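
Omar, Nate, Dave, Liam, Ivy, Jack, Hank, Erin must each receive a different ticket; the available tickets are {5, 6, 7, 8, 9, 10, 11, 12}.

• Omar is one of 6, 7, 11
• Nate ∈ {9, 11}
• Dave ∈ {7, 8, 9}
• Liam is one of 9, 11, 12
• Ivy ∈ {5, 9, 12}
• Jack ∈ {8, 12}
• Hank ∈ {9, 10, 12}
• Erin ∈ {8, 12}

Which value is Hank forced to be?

Among the 8 variables, 5 fits only Ivy (and all 8 values in {5, 6, 7, 8, 9, 10, 11, 12} must be used), so Ivy = 5.
The 7 still-open variables draw from only 7 values {6, 7, 8, 9, 10, 11, 12}, so each is used; only Omar can be 6, hence Omar = 6.
Among the 6 still-open variables, 7 fits only Dave (and all 6 values in {7, 8, 9, 10, 11, 12} must be used), so Dave = 7.
Among the 5 still-open variables, 10 fits only Hank (and all 5 values in {8, 9, 10, 11, 12} must be used), so Hank = 10.

10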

────────────────────────────────────────

_Work task_
Count how many lines in the listing above hold "Erin". Supply only that number.

_Task output_
2